WORK INSTRUCTIONS
Hand back all of the records exactly as they read.

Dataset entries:
########################################

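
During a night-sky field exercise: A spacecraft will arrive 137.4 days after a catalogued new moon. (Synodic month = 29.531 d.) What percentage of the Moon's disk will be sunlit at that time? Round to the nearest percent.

Reduce mod P: 137.4 − 4×29.531 = 19.28 d into the current lunation.
Elongation θ = 360° × 19.28/29.531 ≈ 235.0°.
Illuminated fraction = (1 − cos 235.0°)/2 = (1 − (-0.574))/2 ≈ 0.787, so 79%.

79%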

########################################

SOLUTION
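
During a night-sky field exercise: A spacecraft will arrive 137.4 days after a catalogued new moon. (Synodic month = 29.531 d.) What percentage of the Moon's disk will be sunlit at that time? Round to the nearest percent.

Reduce mod P: 137.4 − 4×29.531 = 19.28 d into the current lunation.
Elongation θ = 360° × 19.28/29.531 ≈ 235.0°.
Illuminated fraction = (1 − cos 235.0°)/2 = (1 − (-0.574))/2 ≈ 0.787, so 79%.

79%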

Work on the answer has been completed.